_Work to complete_. Find the line with "Given g(x) = x^4" and the line with "Determine the Galois group of f(x)" in the entries below; output exactly those two lines, every line between them, and no others.

_Stored data_.
● ● ● ●
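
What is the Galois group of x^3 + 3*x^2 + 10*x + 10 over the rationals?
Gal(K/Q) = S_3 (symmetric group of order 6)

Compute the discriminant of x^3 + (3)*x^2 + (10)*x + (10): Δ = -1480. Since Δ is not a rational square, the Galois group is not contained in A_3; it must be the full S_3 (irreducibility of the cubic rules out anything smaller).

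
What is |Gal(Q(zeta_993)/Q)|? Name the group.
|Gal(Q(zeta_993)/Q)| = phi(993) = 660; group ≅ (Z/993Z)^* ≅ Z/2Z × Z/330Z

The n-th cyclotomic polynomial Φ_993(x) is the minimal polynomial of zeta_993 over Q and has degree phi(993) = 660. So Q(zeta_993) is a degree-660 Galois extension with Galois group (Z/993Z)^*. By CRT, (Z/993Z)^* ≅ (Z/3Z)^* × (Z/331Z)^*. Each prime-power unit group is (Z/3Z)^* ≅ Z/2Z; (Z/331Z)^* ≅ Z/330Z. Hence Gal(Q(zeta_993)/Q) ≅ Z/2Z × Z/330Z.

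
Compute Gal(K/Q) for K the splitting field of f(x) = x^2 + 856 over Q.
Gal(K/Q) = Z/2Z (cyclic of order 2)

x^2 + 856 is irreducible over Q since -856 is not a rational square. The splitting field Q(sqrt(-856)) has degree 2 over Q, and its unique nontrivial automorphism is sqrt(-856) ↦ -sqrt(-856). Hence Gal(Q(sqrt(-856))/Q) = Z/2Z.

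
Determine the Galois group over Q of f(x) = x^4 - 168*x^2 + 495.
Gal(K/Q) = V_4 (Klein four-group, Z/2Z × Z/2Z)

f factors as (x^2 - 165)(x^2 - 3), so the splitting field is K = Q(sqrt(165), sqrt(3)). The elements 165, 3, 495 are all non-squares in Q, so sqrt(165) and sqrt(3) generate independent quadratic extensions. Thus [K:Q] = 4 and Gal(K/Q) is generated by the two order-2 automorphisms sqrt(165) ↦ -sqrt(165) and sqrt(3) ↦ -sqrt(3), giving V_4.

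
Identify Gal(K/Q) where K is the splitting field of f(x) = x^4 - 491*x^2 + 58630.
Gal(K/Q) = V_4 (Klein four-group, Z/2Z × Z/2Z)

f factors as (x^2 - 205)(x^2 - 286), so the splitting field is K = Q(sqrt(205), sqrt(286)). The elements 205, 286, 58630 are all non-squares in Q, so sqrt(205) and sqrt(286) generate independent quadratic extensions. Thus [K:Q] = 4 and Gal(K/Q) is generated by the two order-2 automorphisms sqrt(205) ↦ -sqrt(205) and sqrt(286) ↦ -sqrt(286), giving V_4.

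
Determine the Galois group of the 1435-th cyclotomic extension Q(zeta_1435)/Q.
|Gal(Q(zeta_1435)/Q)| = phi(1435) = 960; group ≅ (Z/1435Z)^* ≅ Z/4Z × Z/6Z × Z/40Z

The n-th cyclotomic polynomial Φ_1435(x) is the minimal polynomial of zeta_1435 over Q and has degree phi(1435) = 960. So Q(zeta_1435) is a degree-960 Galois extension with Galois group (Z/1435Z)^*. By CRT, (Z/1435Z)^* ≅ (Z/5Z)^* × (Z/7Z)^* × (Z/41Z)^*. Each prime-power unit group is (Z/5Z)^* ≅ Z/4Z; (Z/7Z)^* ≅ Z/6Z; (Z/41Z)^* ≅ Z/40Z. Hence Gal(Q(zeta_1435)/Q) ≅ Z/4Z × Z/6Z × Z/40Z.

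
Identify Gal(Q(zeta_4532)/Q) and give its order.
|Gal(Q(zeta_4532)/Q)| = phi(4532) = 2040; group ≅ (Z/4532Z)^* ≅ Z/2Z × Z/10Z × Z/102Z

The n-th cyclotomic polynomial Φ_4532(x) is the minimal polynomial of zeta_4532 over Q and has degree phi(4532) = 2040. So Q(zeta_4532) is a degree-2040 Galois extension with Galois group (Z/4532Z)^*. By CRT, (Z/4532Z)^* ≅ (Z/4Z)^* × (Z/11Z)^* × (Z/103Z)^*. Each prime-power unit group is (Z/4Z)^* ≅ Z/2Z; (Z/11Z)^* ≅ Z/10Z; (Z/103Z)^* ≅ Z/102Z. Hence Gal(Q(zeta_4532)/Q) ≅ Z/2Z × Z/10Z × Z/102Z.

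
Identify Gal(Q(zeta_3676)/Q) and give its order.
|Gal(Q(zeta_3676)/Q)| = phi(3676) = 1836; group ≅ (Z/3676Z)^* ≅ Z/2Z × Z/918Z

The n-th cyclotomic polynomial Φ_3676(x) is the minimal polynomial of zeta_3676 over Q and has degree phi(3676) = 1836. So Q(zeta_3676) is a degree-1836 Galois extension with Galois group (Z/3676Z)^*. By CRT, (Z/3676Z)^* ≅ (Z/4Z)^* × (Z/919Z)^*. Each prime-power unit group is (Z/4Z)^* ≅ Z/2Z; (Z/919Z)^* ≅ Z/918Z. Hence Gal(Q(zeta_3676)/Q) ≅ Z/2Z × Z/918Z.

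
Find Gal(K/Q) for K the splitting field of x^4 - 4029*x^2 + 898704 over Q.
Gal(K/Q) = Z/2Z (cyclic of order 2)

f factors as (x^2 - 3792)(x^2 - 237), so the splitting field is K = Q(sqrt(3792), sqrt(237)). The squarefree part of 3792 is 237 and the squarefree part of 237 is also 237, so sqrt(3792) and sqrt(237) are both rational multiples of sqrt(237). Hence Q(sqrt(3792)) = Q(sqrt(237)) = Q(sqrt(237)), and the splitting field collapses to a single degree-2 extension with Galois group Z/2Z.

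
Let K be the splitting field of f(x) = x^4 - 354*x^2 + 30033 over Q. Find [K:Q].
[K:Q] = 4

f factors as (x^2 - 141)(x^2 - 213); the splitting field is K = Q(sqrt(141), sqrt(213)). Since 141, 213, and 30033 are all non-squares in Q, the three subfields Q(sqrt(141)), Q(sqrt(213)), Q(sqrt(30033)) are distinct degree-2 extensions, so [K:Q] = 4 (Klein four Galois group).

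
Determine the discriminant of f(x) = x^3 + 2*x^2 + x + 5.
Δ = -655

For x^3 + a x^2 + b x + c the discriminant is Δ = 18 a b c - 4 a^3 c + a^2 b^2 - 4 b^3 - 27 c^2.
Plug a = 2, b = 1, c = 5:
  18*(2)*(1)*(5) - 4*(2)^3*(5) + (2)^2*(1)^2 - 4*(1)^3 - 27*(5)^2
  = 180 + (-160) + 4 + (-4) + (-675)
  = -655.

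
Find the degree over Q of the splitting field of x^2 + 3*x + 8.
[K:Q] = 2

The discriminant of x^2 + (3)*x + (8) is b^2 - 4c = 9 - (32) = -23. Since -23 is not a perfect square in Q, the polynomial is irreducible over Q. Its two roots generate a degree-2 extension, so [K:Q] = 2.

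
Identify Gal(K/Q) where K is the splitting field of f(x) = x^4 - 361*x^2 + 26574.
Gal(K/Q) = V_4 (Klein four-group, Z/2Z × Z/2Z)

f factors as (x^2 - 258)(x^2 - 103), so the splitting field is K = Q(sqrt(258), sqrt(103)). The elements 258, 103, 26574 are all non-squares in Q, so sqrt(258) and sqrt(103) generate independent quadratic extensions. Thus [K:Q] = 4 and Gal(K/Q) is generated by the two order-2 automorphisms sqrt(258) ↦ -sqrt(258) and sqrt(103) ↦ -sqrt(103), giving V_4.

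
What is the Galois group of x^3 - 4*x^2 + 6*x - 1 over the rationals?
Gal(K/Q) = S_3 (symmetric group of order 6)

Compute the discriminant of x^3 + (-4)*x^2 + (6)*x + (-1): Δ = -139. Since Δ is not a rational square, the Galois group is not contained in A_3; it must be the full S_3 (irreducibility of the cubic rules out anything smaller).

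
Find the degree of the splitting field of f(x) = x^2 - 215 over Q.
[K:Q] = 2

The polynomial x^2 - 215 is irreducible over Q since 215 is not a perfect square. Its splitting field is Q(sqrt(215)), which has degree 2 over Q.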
● ● ● ●
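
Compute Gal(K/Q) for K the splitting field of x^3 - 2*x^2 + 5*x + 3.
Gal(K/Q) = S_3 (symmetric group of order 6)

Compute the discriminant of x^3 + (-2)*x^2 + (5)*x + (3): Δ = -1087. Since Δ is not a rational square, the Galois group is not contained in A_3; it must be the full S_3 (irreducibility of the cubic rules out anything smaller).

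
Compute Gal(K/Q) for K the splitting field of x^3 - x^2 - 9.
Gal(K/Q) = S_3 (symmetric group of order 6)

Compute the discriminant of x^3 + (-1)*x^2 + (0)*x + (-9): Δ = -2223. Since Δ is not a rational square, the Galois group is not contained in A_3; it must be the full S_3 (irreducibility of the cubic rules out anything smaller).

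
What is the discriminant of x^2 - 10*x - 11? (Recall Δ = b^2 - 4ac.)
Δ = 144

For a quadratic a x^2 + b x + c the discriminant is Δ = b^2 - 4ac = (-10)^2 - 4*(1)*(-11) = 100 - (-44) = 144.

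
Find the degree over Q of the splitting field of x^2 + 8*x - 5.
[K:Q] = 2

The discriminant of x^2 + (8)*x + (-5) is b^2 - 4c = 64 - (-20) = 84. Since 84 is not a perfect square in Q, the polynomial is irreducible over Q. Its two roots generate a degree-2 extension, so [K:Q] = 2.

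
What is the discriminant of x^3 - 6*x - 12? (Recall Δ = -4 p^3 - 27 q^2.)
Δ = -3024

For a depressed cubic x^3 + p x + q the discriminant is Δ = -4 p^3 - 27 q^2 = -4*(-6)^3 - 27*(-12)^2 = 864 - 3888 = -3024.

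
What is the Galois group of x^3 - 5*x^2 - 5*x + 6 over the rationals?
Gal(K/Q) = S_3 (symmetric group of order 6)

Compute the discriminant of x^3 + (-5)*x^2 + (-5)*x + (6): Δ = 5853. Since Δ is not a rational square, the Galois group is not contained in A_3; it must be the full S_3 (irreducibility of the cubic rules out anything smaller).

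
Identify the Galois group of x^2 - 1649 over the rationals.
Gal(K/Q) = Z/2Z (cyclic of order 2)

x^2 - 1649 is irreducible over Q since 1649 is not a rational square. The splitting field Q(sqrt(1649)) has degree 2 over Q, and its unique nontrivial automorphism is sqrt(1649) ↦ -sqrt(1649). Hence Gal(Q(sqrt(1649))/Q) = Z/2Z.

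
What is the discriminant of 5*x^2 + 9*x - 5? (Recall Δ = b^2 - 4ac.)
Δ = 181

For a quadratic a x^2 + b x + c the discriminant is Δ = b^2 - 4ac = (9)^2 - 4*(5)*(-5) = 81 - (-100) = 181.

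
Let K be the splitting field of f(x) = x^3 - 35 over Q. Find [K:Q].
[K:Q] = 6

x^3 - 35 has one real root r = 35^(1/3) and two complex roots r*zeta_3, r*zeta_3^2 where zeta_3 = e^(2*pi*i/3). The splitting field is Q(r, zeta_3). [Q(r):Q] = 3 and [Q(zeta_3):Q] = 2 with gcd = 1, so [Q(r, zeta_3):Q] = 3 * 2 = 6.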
● ● ● ●
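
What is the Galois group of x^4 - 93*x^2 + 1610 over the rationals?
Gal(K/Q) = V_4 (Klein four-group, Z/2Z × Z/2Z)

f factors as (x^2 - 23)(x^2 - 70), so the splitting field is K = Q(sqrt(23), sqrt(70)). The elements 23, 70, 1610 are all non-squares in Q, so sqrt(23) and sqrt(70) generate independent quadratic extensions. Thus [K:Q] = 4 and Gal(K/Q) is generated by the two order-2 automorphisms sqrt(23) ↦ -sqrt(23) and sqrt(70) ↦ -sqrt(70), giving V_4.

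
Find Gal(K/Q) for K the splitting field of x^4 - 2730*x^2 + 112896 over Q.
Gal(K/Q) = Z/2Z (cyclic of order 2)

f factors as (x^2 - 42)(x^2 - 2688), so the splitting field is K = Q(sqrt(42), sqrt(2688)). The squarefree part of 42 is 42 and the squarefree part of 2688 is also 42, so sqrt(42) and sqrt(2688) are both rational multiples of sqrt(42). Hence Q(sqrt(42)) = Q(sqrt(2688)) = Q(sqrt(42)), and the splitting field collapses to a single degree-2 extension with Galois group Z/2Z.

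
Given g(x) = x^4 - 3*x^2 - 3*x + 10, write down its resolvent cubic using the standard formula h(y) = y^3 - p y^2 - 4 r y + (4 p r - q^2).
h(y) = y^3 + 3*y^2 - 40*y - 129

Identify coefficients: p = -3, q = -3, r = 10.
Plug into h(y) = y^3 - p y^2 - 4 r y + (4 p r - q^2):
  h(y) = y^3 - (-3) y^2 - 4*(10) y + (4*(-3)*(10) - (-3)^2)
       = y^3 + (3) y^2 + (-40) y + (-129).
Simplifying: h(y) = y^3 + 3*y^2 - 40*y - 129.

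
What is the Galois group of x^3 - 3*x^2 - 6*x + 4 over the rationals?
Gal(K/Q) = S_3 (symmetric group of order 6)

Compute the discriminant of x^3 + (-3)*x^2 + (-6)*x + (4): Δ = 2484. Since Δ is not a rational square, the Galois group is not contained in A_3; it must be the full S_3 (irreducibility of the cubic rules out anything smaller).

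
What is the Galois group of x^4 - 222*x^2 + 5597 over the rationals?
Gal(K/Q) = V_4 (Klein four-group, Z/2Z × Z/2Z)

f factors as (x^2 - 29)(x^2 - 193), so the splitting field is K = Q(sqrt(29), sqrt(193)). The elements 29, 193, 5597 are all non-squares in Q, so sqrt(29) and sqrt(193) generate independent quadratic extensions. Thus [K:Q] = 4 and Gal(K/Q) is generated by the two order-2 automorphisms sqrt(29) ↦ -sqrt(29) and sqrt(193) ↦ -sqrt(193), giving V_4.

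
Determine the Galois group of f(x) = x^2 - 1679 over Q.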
● ● ● ●
_Exercise output_.
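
Given g(x) = x^4 - 3*x^2 - 3*x + 10, write down its resolvent cubic using the standard formula h(y) = y^3 - p y^2 - 4 r y + (4 p r - q^2).
h(y) = y^3 + 3*y^2 - 40*y - 129

Identify coefficients: p = -3, q = -3, r = 10.
Plug into h(y) = y^3 - p y^2 - 4 r y + (4 p r - q^2):
  h(y) = y^3 - (-3) y^2 - 4*(10) y + (4*(-3)*(10) - (-3)^2)
       = y^3 + (3) y^2 + (-40) y + (-129).
Simplifying: h(y) = y^3 + 3*y^2 - 40*y - 129.

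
What is the Galois group of x^3 - 3*x^2 - 6*x + 4 over the rationals?
Gal(K/Q) = S_3 (symmetric group of order 6)

Compute the discriminant of x^3 + (-3)*x^2 + (-6)*x + (4): Δ = 2484. Since Δ is not a rational square, the Galois group is not contained in A_3; it must be the full S_3 (irreducibility of the cubic rules out anything smaller).

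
What is the Galois group of x^4 - 222*x^2 + 5597 over the rationals?
Gal(K/Q) = V_4 (Klein four-group, Z/2Z × Z/2Z)

f factors as (x^2 - 29)(x^2 - 193), so the splitting field is K = Q(sqrt(29), sqrt(193)). The elements 29, 193, 5597 are all non-squares in Q, so sqrt(29) and sqrt(193) generate independent quadratic extensions. Thus [K:Q] = 4 and Gal(K/Q) is generated by the two order-2 automorphisms sqrt(29) ↦ -sqrt(29) and sqrt(193) ↦ -sqrt(193), giving V_4.

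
Determine the Galois group of f(x) = x^2 - 1679 over Q.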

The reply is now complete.